§ EXERCISE INSTRUCTIONS:
In the data below, find each line that contains the word "flexural" and copy it.

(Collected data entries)
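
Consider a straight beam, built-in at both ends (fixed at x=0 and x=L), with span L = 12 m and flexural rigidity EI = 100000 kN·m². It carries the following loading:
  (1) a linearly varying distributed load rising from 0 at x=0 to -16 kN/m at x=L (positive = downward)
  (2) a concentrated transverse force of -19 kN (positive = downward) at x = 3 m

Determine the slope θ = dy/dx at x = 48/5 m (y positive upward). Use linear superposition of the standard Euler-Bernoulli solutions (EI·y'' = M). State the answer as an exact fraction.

Load 1 — triangular load w₀=-16 kN/m (0→w₀ over full span):
  θ_1 = -w₀(2x(L-x)(L-2x)(x+2L)+x²(L-x)²)/(120LEI) = -(-16)·(2·(48/5)·(12-(48/5))·(12-2·(48/5))·((48/5)+2·12)+(48/5)²·(12-(48/5))²)/(120·12·100000) = -2304/1953125 rad
Load 2 — point force P=-19 kN at a=3 m (b=L-a=9):
  θ_2 = Pa²(L-x)(2bL-(3b+a)(L-x))/(2L³EI)  [x>a] = (-19)·3²·(12-(48/5))·(2·9·12-(3·9+3)·(12-(48/5)))/(2·12³·100000) = -171/1000000 rad
Superposition: θ = Σ θ_i = -168831/125000000 rad ≈ -0.001351 rad

θ(48/5) = -168831/125000000 rad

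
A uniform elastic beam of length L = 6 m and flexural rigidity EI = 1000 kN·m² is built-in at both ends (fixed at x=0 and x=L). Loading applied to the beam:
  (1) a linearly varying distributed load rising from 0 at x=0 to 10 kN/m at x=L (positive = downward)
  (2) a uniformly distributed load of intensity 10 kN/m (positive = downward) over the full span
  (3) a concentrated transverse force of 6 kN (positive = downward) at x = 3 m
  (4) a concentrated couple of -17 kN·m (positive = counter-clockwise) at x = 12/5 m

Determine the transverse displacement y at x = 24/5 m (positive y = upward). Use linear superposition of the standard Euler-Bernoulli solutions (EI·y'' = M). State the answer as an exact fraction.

y(24/5) = -16677/625000 m

Load 1 — triangular load w₀=10 kN/m (0→w₀ over full span):
  y_1 = -w₀x²(L-x)²(x+2L)/(120LEI) = -10·(24/5)²·(6-(24/5))²·((24/5)+2·6)/(120·6·1000) = -3024/390625 m
Load 2 — uniform load w=10 kN/m over full span:
  y_2 = -wx²(L-x)²/(24EI) = -10·(24/5)²·(6-(24/5))²/(24·1000) = -216/15625 m
Load 3 — point force P=6 kN at a=3 m (b=L-a=3):
  y_3 = -Pa²(L-x)²(3bL-(3b+a)(L-x))/(6L³EI)  [x>a] = -6·3²·(6-(24/5))²·(3·3·6-(3·3+3)·(6-(24/5)))/(6·6³·1000) = -297/125000 m
Load 4 — applied couple M₀=-17 kN·m at a=12/5 m (b=L-a=18/5):
  y_4 = (R_Ax³/6 - M_Ax²/2 - M₀(x-a)²/2)/EI  [x>a] with R_A=-102/25, M_A=-51/25 = ((-102/25)·(24/5)³/6 - (-51/25)·(24/5)²/2 - (-17)·((24/5)-(12/5))²/2)/1000 = -1071/390625 m
Superposition: y = Σ y_i = -16677/625000 m ≈ -0.026683 m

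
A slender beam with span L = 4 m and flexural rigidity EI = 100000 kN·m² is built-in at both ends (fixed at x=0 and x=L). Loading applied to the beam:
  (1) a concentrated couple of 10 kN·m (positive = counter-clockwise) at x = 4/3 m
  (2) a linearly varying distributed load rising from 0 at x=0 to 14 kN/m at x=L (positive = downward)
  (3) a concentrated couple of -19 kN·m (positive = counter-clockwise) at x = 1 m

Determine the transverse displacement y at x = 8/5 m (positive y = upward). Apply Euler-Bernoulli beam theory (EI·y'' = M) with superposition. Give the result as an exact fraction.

y(8/5) = -218649/3125000000 m

Load 1 — applied couple M₀=10 kN·m at a=4/3 m (b=L-a=8/3):
  y_1 = (R_Ax³/6 - M_Ax²/2 - M₀(x-a)²/2)/EI  [x>a] with R_A=10/3, M_A=0 = ((10/3)·(8/5)³/6 - 0·(8/5)²/2 - 10·((8/5)-(4/3))²/2)/100000 = 3/156250 m
Load 2 — triangular load w₀=14 kN/m (0→w₀ over full span):
  y_2 = -w₀x²(L-x)²(x+2L)/(120LEI) = -14·(8/5)²·(4-(8/5))²·((8/5)+2·4)/(120·4·100000) = -2016/48828125 m
Load 3 — applied couple M₀=-19 kN·m at a=1 m (b=L-a=3):
  y_3 = (R_Ax³/6 - M_Ax²/2 - M₀(x-a)²/2)/EI  [x>a] with R_A=-171/32, M_A=57/16 = ((-171/32)·(8/5)³/6 - (57/16)·(8/5)²/2 - (-19)·((8/5)-1)²/2)/100000 = -1197/25000000 m
Superposition: y = Σ y_i = -218649/3125000000 m ≈ -0.000070 m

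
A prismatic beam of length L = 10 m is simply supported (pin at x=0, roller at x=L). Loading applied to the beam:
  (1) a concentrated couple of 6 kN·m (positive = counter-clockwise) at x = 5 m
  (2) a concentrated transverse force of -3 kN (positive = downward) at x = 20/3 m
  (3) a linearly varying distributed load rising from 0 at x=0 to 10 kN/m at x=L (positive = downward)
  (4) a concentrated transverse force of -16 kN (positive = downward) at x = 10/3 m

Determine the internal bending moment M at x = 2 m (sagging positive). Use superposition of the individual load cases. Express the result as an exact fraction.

Load 1 — applied couple M₀=6 kN·m at a=5 m (b=L-a=5):
  M_1 = M₀x/L  [x≤a] = 6·2/10 = 6/5 kN·m
Load 2 — point force P=-3 kN at a=20/3 m (b=L-a=10/3):
  M_2 = Pbx/L  [x≤a] = (-3)·(10/3)·2/10 = -2 kN·m
Load 3 — triangular load w₀=10 kN/m (0→w₀ over full span):
  M_3 = w₀Lx/6 - w₀x³/(6L) = 10·10·2/6 - 10·2³/(6·10) = 32 kN·m
Load 4 — point force P=-16 kN at a=10/3 m (b=L-a=20/3):
  M_4 = Pbx/L  [x≤a] = (-16)·(20/3)·2/10 = -64/3 kN·m
Superposition: M = Σ M_i = 148/15 kN·m ≈ 9.866667 kN·m

M(2) = 148/15 kN·m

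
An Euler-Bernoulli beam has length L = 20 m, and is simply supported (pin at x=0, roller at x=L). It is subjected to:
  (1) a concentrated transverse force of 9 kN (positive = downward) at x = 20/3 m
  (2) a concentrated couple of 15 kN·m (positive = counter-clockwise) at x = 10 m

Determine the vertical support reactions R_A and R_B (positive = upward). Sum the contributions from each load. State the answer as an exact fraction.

Load 1 — point force P=9 kN at a=20/3 m (b=L-a=40/3):
  R_A = Pb/L = 9·(40/3)/20 = 6 kN
  R_B = Pa/L = 9·(20/3)/20 = 3 kN
Load 2 — applied couple M₀=15 kN·m at a=10 m (b=L-a=10):
  R_A = M₀/L = 15/20 = 3/4 kN
  R_B = -M₀/L = -15/20 = -3/4 kN
Superposition: R_A = 27/4 kN, R_B = 9/4 kN

R_A = 27/4 kN, R_B = 9/4 kN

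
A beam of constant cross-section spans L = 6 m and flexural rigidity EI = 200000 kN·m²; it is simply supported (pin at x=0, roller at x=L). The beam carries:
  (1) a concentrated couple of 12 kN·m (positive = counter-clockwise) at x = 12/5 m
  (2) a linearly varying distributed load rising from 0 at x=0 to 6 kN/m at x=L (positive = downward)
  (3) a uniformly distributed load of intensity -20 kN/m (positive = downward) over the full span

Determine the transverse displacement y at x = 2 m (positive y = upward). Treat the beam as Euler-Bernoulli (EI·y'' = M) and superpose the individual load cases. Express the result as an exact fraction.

Load 1 — applied couple M₀=12 kN·m at a=12/5 m (b=L-a=18/5):
  y_1 = (M₀x³/(6L)+C₁x)/EI  [x≤a] with C₁=M₀(3b²-L²)/(6L)=24/25 = (12·2³/(6·6)+(24/25)·2)/200000 = 43/1875000 m
Load 2 — triangular load w₀=6 kN/m (0→w₀ over full span):
  y_2 = -w₀x(7L⁴-10L²x²+3x⁴)/(360LEI) = -6·2·(7·6⁴-10·6²·2²+3·2⁴)/(360·6·200000) = -2/9375 m
Load 3 — uniform load w=-20 kN/m over full span:
  y_3 = -wx(L³-2Lx²+x³)/(24EI) = -(-20)·2·(6³-2·6·2²+2³)/(24·200000) = 11/7500 m
Superposition: y = Σ y_i = 2393/1875000 m ≈ 0.001276 m

y(2) = 2393/1875000 m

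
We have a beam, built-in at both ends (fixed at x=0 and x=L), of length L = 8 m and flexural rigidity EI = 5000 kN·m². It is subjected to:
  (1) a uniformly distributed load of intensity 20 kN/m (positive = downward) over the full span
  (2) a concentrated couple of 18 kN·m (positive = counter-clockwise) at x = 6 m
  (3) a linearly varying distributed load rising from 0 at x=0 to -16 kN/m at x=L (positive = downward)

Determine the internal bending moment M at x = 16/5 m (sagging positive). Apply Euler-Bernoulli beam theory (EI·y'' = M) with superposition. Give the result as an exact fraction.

M(16/5) = 99073/3000 kN·m

Load 1 — uniform load w=20 kN/m over full span:
  M_1 = wLx/2 - wL²/12 - wx²/2 = 20·8·(16/5)/2 - 20·8²/12 - 20·(16/5)²/2 = 704/15 kN·m
Load 2 — applied couple M₀=18 kN·m at a=6 m (b=L-a=2):
  M_2 = R_Ax - M_A  [x≤a] with R_A=81/32, M_A=45/8 = (81/32)·(16/5) - (45/8) = 99/40 kN·m
Load 3 — triangular load w₀=-16 kN/m (0→w₀ over full span):
  M_3 = 3w₀Lx/20 - w₀L²/30 - w₀x³/(6L) = 3·(-16)·8·(16/5)/20 - (-16)·8²/30 - (-16)·(16/5)³/(6·8) = -2048/125 kN·m
Superposition: M = Σ M_i = 99073/3000 kN·m ≈ 33.024333 kN·m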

§ ANSWER TO THE PROBLEM:
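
Consider a straight beam, built-in at both ends (fixed at x=0 and x=L), with span L = 12 m and flexural rigidity EI = 100000 kN·m². It carries the following loading:
A uniform elastic beam of length L = 6 m and flexural rigidity EI = 1000 kN·m² is built-in at both ends (fixed at x=0 and x=L). Loading applied to the beam:
A slender beam with span L = 4 m and flexural rigidity EI = 100000 kN·m² is built-in at both ends (fixed at x=0 and x=L). Loading applied to the beam:
A beam of constant cross-section spans L = 6 m and flexural rigidity EI = 200000 kN·m²; it is simply supported (pin at x=0, roller at x=L). The beam carries:
We have a beam, built-in at both ends (fixed at x=0 and x=L), of length L = 8 m and flexural rigidity EI = 5000 kN·m². It is subjected to: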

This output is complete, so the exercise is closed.